TASK DESCRIPTION: Every entry is to be printed again precisely as given.

* * * * * * * * *

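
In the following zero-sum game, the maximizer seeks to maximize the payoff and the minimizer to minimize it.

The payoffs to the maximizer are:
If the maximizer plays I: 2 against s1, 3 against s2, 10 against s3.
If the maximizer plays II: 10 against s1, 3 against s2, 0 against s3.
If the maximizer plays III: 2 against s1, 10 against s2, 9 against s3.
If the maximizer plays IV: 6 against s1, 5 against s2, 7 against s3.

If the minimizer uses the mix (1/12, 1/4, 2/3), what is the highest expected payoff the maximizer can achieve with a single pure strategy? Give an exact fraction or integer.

26/3

I: (2)·(1/12) + (3)·(1/4) + (10)·(2/3) = 91/12.
II: (10)·(1/12) + (3)·(1/4) + (0)·(2/3) = 19/12.
III: (2)·(1/12) + (10)·(1/4) + (9)·(2/3) = 26/3.
IV: (6)·(1/12) + (5)·(1/4) + (7)·(2/3) = 77/12.
The best pure response is III with expected payoff 26/3.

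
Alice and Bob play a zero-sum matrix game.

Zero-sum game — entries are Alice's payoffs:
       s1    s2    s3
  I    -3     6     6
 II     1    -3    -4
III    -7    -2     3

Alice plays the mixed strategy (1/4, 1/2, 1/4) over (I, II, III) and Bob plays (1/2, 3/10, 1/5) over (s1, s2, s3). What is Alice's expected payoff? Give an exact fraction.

-11/10

Against (1/2, 3/10, 1/5), each row's expected payoff is I: 3/2; II: -6/5; III: -7/2.
Taking the (1/4, 1/2, 1/4)-weighted average: (1/4)·(3/2) + (1/2)·(-6/5) + (1/4)·(-7/2) = -11/10.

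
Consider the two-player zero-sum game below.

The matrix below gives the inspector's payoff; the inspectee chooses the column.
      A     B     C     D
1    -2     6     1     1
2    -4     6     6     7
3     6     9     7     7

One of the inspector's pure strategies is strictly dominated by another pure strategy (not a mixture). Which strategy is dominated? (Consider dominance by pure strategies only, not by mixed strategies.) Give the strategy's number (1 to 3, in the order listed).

Compare 1 with 3: 6 > -2, 9 > 6, 7 > 1, 7 > 1.
So 3 strictly dominates 1 for the inspector; 1 is strictly dominated.

1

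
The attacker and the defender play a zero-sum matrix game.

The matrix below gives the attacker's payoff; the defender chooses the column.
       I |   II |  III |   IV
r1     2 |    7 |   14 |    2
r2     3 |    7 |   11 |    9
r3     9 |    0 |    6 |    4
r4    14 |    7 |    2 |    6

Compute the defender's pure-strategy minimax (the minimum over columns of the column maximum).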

* * * * * * * * *

RESULT:
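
In the following zero-sum game, the maximizer seeks to maximize the payoff and the minimizer to minimize it.

The payoffs to the maximizer are:
If the maximizer plays I: 2 against s1, 3 against s2, 10 against s3.
If the maximizer plays II: 10 against s1, 3 against s2, 0 against s3.
If the maximizer plays III: 2 against s1, 10 against s2, 9 against s3.
If the maximizer plays IV: 6 against s1, 5 against s2, 7 against s3.

If the minimizer uses the mix (1/12, 1/4, 2/3), what is the highest expected payoff the maximizer can achieve with a single pure strategy? Give an exact fraction or integer.

26/3

I: (2)·(1/12) + (3)·(1/4) + (10)·(2/3) = 91/12.
II: (10)·(1/12) + (3)·(1/4) + (0)·(2/3) = 19/12.
III: (2)·(1/12) + (10)·(1/4) + (9)·(2/3) = 26/3.
IV: (6)·(1/12) + (5)·(1/4) + (7)·(2/3) = 77/12.
The best pure response is III with expected payoff 26/3.

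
Alice and Bob play a zero-sum matrix game.

Zero-sum game — entries are Alice's payoffs:
       s1    s2    s3
  I    -3     6     6
 II     1    -3    -4
III    -7    -2     3

Alice plays the mixed strategy (1/4, 1/2, 1/4) over (I, II, III) and Bob plays (1/2, 3/10, 1/5) over (s1, s2, s3). What is Alice's expected payoff? Give an exact fraction.

-11/10

Against (1/2, 3/10, 1/5), each row's expected payoff is I: 3/2; II: -6/5; III: -7/2.
Taking the (1/4, 1/2, 1/4)-weighted average: (1/4)·(3/2) + (1/2)·(-6/5) + (1/4)·(-7/2) = -11/10.

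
Consider the two-player zero-sum game below.

The matrix below gives the inspector's payoff; the inspectee chooses the column.
      A     B     C     D
1    -2     6     1     1
2    -4     6     6     7
3     6     9     7     7

One of the inspector's pure strategies is strictly dominated by another pure strategy (not a mixture). Which strategy is dominated? (Consider dominance by pure strategies only, not by mixed strategies.) Give the strategy's number (1 to 3, in the order listed).

Compare 1 with 3: 6 > -2, 9 > 6, 7 > 1, 7 > 1.
So 3 strictly dominates 1 for the inspector; 1 is strictly dominated.

1

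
The attacker and the defender play a zero-sum matrix game.

The matrix below gives the attacker's payoff; the defender chooses the column.
       I |   II |  III |   IV
r1     2 |    7 |   14 |    2
r2     3 |    7 |   11 |    9
r3     9 |    0 |    6 |    4
r4    14 |    7 |    2 |    6

Compute the defender's pure-strategy minimax (the minimum over columns of the column maximum).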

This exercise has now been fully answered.